── DATA TO PROCESS
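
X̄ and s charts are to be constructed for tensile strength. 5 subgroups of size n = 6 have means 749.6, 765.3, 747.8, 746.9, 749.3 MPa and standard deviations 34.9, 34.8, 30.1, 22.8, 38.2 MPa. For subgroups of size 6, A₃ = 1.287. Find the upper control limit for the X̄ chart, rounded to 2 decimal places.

793.17

X̄̄ = (749.6 + 765.3 + 747.8 + 746.9 + 749.3) / 5 = 751.7800
s̄ = (34.9 + 34.8 + 30.1 + 22.8 + 38.2) / 5 = 32.1600
UCL = X̄̄ + A₃·s̄ = 751.7800 + 1.287 × 32.1600 = 793.1699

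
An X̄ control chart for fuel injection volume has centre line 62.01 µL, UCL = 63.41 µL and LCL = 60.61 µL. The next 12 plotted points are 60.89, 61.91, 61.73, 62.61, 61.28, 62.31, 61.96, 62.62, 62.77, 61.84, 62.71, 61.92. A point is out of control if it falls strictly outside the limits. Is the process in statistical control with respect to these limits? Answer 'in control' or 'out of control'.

All 12 points lie within [60.61, 63.41].

in control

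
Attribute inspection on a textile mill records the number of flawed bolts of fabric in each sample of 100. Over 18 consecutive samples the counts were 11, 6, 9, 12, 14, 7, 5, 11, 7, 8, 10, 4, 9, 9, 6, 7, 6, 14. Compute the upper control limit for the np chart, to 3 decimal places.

17.027

p̄ = Σdᵢ / (k·n) = 155 / (18 × 100) = 0.08611
UCL = np̄ + 3·√(np̄(1−p̄)) = 8.6111 + 3 × √(8.6111×0.91389) = 8.6111 + 3 × 2.8053 = 17.0270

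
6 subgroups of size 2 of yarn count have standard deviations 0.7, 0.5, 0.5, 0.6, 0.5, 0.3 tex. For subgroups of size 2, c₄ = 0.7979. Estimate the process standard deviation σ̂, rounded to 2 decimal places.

s̄ = (0.7 + 0.5 + 0.5 + 0.6 + 0.5 + 0.3) / 6 = 0.5167
σ̂ = s̄ / c₄ = 0.5167 / 0.7979 = 0.6475

0.65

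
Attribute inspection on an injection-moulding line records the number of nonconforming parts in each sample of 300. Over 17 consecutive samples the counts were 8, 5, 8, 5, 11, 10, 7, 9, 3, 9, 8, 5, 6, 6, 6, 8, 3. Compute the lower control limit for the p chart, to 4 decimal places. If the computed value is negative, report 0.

p̄ = Σdᵢ / (k·n) = 117 / (17 × 300) = 0.02294
LCL = p̄ − 3·√(p̄(1−p̄)/n) = 0.02294 − 3 × 0.00864 = -0.00299 → 0 (negative, so LCL = 0)

0.0000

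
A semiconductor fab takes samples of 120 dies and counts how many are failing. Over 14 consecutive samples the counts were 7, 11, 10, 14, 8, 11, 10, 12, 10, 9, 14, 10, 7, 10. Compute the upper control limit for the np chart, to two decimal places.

p̄ = Σdᵢ / (k·n) = 143 / (14 × 120) = 0.08512
UCL = np̄ + 3·√(np̄(1−p̄)) = 10.2143 + 3 × √(10.2143×0.91488) = 10.2143 + 3 × 3.0569 = 19.3851

19.39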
────
- EXERCISE
Please return every entry exactly as it appears.

- ANSWER TO THIS EXERCISE
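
X̄ and s charts are to be constructed for tensile strength. 5 subgroups of size n = 6 have means 749.6, 765.3, 747.8, 746.9, 749.3 MPa and standard deviations 34.9, 34.8, 30.1, 22.8, 38.2 MPa. For subgroups of size 6, A₃ = 1.287. Find the upper control limit for the X̄ chart, rounded to 2 decimal places.

793.17

X̄̄ = (749.6 + 765.3 + 747.8 + 746.9 + 749.3) / 5 = 751.7800
s̄ = (34.9 + 34.8 + 30.1 + 22.8 + 38.2) / 5 = 32.1600
UCL = X̄̄ + A₃·s̄ = 751.7800 + 1.287 × 32.1600 = 793.1699

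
An X̄ control chart for fuel injection volume has centre line 62.01 µL, UCL = 63.41 µL and LCL = 60.61 µL. The next 12 plotted points are 60.89, 61.91, 61.73, 62.61, 61.28, 62.31, 61.96, 62.62, 62.77, 61.84, 62.71, 61.92. A point is out of control if it falls strictly outside the limits. Is the process in statistical control with respect to these limits? Answer 'in control' or 'out of control'.

All 12 points lie within [60.61, 63.41].

in control

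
Attribute inspection on a textile mill records the number of flawed bolts of fabric in each sample of 100. Over 18 consecutive samples the counts were 11, 6, 9, 12, 14, 7, 5, 11, 7, 8, 10, 4, 9, 9, 6, 7, 6, 14. Compute the upper control limit for the np chart, to 3 decimal places.

17.027

p̄ = Σdᵢ / (k·n) = 155 / (18 × 100) = 0.08611
UCL = np̄ + 3·√(np̄(1−p̄)) = 8.6111 + 3 × √(8.6111×0.91389) = 8.6111 + 3 × 2.8053 = 17.0270

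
6 subgroups of size 2 of yarn count have standard deviations 0.7, 0.5, 0.5, 0.6, 0.5, 0.3 tex. For subgroups of size 2, c₄ = 0.7979. Estimate the process standard deviation σ̂, rounded to 2 decimal places.

s̄ = (0.7 + 0.5 + 0.5 + 0.6 + 0.5 + 0.3) / 6 = 0.5167
σ̂ = s̄ / c₄ = 0.5167 / 0.7979 = 0.6475

0.65

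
Attribute inspection on an injection-moulding line records the number of nonconforming parts in each sample of 300. Over 17 consecutive samples the counts were 8, 5, 8, 5, 11, 10, 7, 9, 3, 9, 8, 5, 6, 6, 6, 8, 3. Compute the lower control limit for the p chart, to 4 decimal places. If the computed value is negative, report 0.

p̄ = Σdᵢ / (k·n) = 117 / (17 × 300) = 0.02294
LCL = p̄ − 3·√(p̄(1−p̄)/n) = 0.02294 − 3 × 0.00864 = -0.00299 → 0 (negative, so LCL = 0)

0.0000

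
A semiconductor fab takes samples of 120 dies and counts how many are failing. Over 14 consecutive samples the counts were 7, 11, 10, 14, 8, 11, 10, 12, 10, 9, 14, 10, 7, 10. Compute the upper control limit for the np chart, to two decimal places.

p̄ = Σdᵢ / (k·n) = 143 / (14 × 120) = 0.08512
UCL = np̄ + 3·√(np̄(1−p̄)) = 10.2143 + 3 × √(10.2143×0.91488) = 10.2143 + 3 × 3.0569 = 19.3851

19.39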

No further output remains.